§ TASK TO CARRY OUT: All lines from the one containing "3 w = 705$?" down to the one containing "Answer: $-98$", both ends included, are to be given again exactly; omit the rest of the listing below.

Content starts

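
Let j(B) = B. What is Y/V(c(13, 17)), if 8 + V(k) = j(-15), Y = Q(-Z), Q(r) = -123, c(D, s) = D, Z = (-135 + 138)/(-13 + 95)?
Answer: 123/23 ≈ 5.3478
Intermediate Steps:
Z = 3/82 ≈ 0.036585
Y = -123
V(k) = -23 (V(k) = -8 - 15 = -23)
Y/V(c(13, 17)) = -123/(-23) = -123*(-1/23) = 123/23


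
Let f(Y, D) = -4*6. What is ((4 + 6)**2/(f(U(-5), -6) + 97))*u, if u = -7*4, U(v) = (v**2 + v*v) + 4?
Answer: -2800/73 ≈ -38.356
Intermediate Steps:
U(v) = 4 + 2*v**2 (U(v) = (v**2 + v**2) + 4 = 2*v**2 + 4 = 4 + 2*v**2)
f(Y, D) = -24
u = -28
((4 + 6)**2/(f(U(-5), -6) + 97))*u = ((4 + 6)**2/(-24 + 97))*(-28) = (10**2/73)*(-28) = (100*(1/73))*(-28) = (100/73)*(-28) = -2800/73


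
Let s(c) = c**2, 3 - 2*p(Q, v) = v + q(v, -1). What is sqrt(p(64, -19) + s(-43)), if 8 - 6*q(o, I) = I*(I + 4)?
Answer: sqrt(66927)/6 ≈ 43.117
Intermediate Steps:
q(o, I) = 4/3 - I*(4 + I)/6 (q(o, I) = 4/3 - I*(I + 4)/6 = 4/3 - I*(4 + I)/6)
p(Q, v) = 7/12 - v/2 (p(Q, v) = 3/2 - (v + (4/3 - 2/3*(-1) - 1/6*(-1)**2))/2 = 3/2 - (v + (4/3 + 2/3 - 1/6*1))/2 = 3/2 - (v + (4/3 + 2/3 - 1/6))/2 = 3/2 - (v + 11/6)/2 = 3/2 - (11/6 + v)/2 = 3/2 + (-11/12 - v/2) = 7/12 - v/2)
sqrt(p(64, -19) + s(-43)) = sqrt((7/12 - 1/2*(-19)) + (-43)**2) = sqrt((7/12 + 19/2) + 1849) = sqrt(121/12 + 1849) = sqrt(22309/12) = sqrt(66927)/6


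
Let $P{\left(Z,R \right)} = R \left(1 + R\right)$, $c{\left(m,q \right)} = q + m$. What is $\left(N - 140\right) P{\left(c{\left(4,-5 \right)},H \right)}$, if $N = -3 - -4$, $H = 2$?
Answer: $-834$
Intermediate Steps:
$c{\left(m,q \right)} = m + q$
$N = 1$ ($N = -3 + 4 = 1$)
$\left(N - 140\right) P{\left(c{\left(4,-5 \right)},H \right)} = \left(1 - 140\right) 2 \left(1 + 2\right) = - 139 \cdot 2 \cdot 3 = \left(-139\right) 6 = -834$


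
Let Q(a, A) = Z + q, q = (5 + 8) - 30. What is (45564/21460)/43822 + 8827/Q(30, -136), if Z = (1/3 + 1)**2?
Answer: -18677447337723/32209389110 ≈ -579.88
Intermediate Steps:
Z = 16/9 (Z = (1/3 + 1)**2 = (4/3)**2 = 16/9 ≈ 1.7778)
q = -17 (q = 13 - 30 = -17)
Q(a, A) = -137/9 (Q(a, A) = 16/9 - 17 = -137/9)
(45564/21460)/43822 + 8827/Q(30, -136) = (45564/21460)/43822 + 8827/(-137/9) = (45564*(1/21460))*(1/43822) + 8827*(-9/137) = (11391/5365)*(1/43822) - 79443/137 = 11391/235105030 - 79443/137 = -18677447337723/32209389110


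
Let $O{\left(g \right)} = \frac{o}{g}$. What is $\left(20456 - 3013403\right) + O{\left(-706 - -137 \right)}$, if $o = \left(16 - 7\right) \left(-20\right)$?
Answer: $- \frac{1702986663}{569} \approx -2.9929 \cdot 10^{6}$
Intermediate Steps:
$o = -180$ ($o = 9 \left(-20\right) = -180$)
$O{\left(g \right)} = - \frac{180}{g}$
$\left(20456 - 3013403\right) + O{\left(-706 - -137 \right)} = \left(20456 - 3013403\right) - \frac{180}{-706 - -137} = -2992947 - \frac{180}{-706 + 137} = -2992947 - \frac{180}{-569} = -2992947 - - \frac{180}{569} = -2992947 + \frac{180}{569} = - \frac{1702986663}{569}$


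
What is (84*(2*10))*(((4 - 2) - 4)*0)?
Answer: 0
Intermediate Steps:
(84*(2*10))*(((4 - 2) - 4)*0) = (84*20)*((2 - 4)*0) = 1680*(-2*0) = 1680*0 = 0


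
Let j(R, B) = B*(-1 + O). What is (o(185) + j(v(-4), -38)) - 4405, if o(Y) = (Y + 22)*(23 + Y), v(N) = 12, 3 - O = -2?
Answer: 38499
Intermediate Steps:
O = 5 (O = 3 - 1*(-2) = 3 + 2 = 5)
j(R, B) = 4*B (j(R, B) = B*(-1 + 5) = B*4 = 4*B)
o(Y) = (22 + Y)*(23 + Y)
(o(185) + j(v(-4), -38)) - 4405 = ((506 + 185² + 45*185) + 4*(-38)) - 4405 = ((506 + 34225 + 8325) - 152) - 4405 = (43056 - 152) - 4405 = 42904 - 4405 = 38499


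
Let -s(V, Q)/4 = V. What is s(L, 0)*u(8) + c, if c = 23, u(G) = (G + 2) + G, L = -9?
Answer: 671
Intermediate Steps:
u(G) = 2 + 2*G (u(G) = (2 + G) + G = 2 + 2*G)
s(V, Q) = -4*V
s(L, 0)*u(8) + c = (-4*(-9))*(2 + 2*8) + 23 = 36*(2 + 16) + 23 = 36*18 + 23 = 648 + 23 = 671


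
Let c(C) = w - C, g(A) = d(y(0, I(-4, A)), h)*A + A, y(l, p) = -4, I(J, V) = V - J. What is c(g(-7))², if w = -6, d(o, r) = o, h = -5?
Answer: 729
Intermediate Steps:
g(A) = -3*A (g(A) = -4*A + A = -3*A)
c(C) = -6 - C
c(g(-7))² = (-6 - (-3)*(-7))² = (-6 - 1*21)² = (-6 - 21)² = (-27)² = 729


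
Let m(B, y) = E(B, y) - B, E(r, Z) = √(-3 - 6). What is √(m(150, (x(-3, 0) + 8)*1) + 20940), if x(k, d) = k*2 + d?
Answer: √(20790 + 3*I) ≈ 144.19 + 0.01*I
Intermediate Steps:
x(k, d) = d + 2*k (x(k, d) = 2*k + d = d + 2*k)
E(r, Z) = 3*I (E(r, Z) = √(-9) = 3*I)
m(B, y) = -B + 3*I (m(B, y) = 3*I - B = -B + 3*I)
√(m(150, (x(-3, 0) + 8)*1) + 20940) = √((-1*150 + 3*I) + 20940) = √((-150 + 3*I) + 20940) = √(20790 + 3*I)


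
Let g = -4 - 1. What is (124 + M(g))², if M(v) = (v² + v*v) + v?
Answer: 28561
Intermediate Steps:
g = -5
M(v) = v + 2*v² (M(v) = (v² + v²) + v = 2*v² + v = v + 2*v²)
(124 + M(g))² = (124 - 5*(1 + 2*(-5)))² = (124 - 5*(1 - 10))² = (124 - 5*(-9))² = (124 + 45)² = 169² = 28561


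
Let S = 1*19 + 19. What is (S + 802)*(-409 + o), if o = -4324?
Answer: -3975720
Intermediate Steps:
S = 38 (S = 19 + 19 = 38)
(S + 802)*(-409 + o) = (38 + 802)*(-409 - 4324) = 840*(-4733) = -3975720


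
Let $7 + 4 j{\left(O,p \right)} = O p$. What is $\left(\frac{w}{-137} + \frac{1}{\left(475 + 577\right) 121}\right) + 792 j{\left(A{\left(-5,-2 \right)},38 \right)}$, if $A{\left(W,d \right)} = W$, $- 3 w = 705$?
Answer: $- \frac{680195876267}{17439004} \approx -39004.0$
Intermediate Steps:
$w = -235$ ($w = \left(- \frac{1}{3}\right) 705 = -235$)
$j{\left(O,p \right)} = - \frac{7}{4} + \frac{O p}{4}$
$\left(\frac{w}{-137} + \frac{1}{\left(475 + 577\right) 121}\right) + 792 j{\left(A{\left(-5,-2 \right)},38 \right)} = \left(- \frac{235}{-137} + \frac{1}{\left(475 + 577\right) 121}\right) + 792 \left(- \frac{7}{4} + \frac{1}{4} \left(-5\right) 38\right) = \left(\left(-235\right) \left(- \frac{1}{137}\right) + \frac{1}{1052} \cdot \frac{1}{121}\right) + 792 \left(- \frac{7}{4} - \frac{95}{2}\right) = \left(\frac{235}{137} + \frac{1}{1052} \cdot \frac{1}{121}\right) + 792 \left(- \frac{197}{4}\right) = \left(\frac{235}{137} + \frac{1}{127292}\right) - 39006 = \frac{29913757}{17439004} - 39006 = - \frac{680195876267}{17439004}$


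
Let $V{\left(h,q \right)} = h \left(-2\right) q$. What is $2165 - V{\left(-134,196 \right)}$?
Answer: $-50363$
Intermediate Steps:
$V{\left(h,q \right)} = - 2 h q$
$2165 - V{\left(-134,196 \right)} = 2165 - \left(-2\right) \left(-134\right) 196 = 2165 - 52528 = -50363$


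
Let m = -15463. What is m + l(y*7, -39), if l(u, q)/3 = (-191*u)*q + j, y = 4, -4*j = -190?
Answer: 1220791/2 ≈ 6.1040e+5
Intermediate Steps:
j = 95/2 (j = -¼*(-190) = 95/2 ≈ 47.500)
l(u, q) = 285/2 - 573*q*u (l(u, q) = 3*((-191*u)*q + 95/2) = 3*(-191*q*u + 95/2) = 3*(95/2 - 191*q*u) = 285/2 - 573*q*u)
m + l(y*7, -39) = -15463 + (285/2 - 573*(-39)*4*7) = -15463 + (285/2 - 573*(-39)*28) = -15463 + (285/2 + 625716) = -15463 + 1251717/2 = 1220791/2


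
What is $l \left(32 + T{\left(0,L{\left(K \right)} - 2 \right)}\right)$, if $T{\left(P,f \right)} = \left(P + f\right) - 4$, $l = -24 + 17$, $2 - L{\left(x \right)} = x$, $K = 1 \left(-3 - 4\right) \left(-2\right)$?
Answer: $-98$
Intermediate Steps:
$K = 14$ ($K = 1 \left(-7\right) \left(-2\right) = \left(-7\right) \left(-2\right) = 14$)
$L{\left(x \right)} = 2 - x$
$l = -7$
$T{\left(P,f \right)} = -4 + P + f$
$l \left(32 + T{\left(0,L{\left(K \right)} - 2 \right)}\right) = - 7 \left(32 + \left(-4 + 0 + \left(\left(2 - 14\right) - 2\right)\right)\right) = - 7 \left(32 - 18\right) = \left(-7\right) 14 = -98$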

Content ends

§ RESPONSE TO THIS EXERCISE:
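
Let $7 + 4 j{\left(O,p \right)} = O p$. What is $\left(\frac{w}{-137} + \frac{1}{\left(475 + 577\right) 121}\right) + 792 j{\left(A{\left(-5,-2 \right)},38 \right)}$, if $A{\left(W,d \right)} = W$, $- 3 w = 705$?
Answer: $- \frac{680195876267}{17439004} \approx -39004.0$
Intermediate Steps:
$w = -235$ ($w = \left(- \frac{1}{3}\right) 705 = -235$)
$j{\left(O,p \right)} = - \frac{7}{4} + \frac{O p}{4}$
$\left(\frac{w}{-137} + \frac{1}{\left(475 + 577\right) 121}\right) + 792 j{\left(A{\left(-5,-2 \right)},38 \right)} = \left(- \frac{235}{-137} + \frac{1}{\left(475 + 577\right) 121}\right) + 792 \left(- \frac{7}{4} + \frac{1}{4} \left(-5\right) 38\right) = \left(\left(-235\right) \left(- \frac{1}{137}\right) + \frac{1}{1052} \cdot \frac{1}{121}\right) + 792 \left(- \frac{7}{4} - \frac{95}{2}\right) = \left(\frac{235}{137} + \frac{1}{1052} \cdot \frac{1}{121}\right) + 792 \left(- \frac{197}{4}\right) = \left(\frac{235}{137} + \frac{1}{127292}\right) - 39006 = \frac{29913757}{17439004} - 39006 = - \frac{680195876267}{17439004}$


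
Let $V{\left(h,q \right)} = h \left(-2\right) q$. What is $2165 - V{\left(-134,196 \right)}$?
Answer: $-50363$
Intermediate Steps:
$V{\left(h,q \right)} = - 2 h q$
$2165 - V{\left(-134,196 \right)} = 2165 - \left(-2\right) \left(-134\right) 196 = 2165 - 52528 = -50363$


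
Let m = -15463. What is m + l(y*7, -39), if l(u, q)/3 = (-191*u)*q + j, y = 4, -4*j = -190?
Answer: 1220791/2 ≈ 6.1040e+5
Intermediate Steps:
j = 95/2 (j = -¼*(-190) = 95/2 ≈ 47.500)
l(u, q) = 285/2 - 573*q*u (l(u, q) = 3*((-191*u)*q + 95/2) = 3*(-191*q*u + 95/2) = 3*(95/2 - 191*q*u) = 285/2 - 573*q*u)
m + l(y*7, -39) = -15463 + (285/2 - 573*(-39)*4*7) = -15463 + (285/2 - 573*(-39)*28) = -15463 + (285/2 + 625716) = -15463 + 1251717/2 = 1220791/2


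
What is $l \left(32 + T{\left(0,L{\left(K \right)} - 2 \right)}\right)$, if $T{\left(P,f \right)} = \left(P + f\right) - 4$, $l = -24 + 17$, $2 - L{\left(x \right)} = x$, $K = 1 \left(-3 - 4\right) \left(-2\right)$?
Answer: $-98$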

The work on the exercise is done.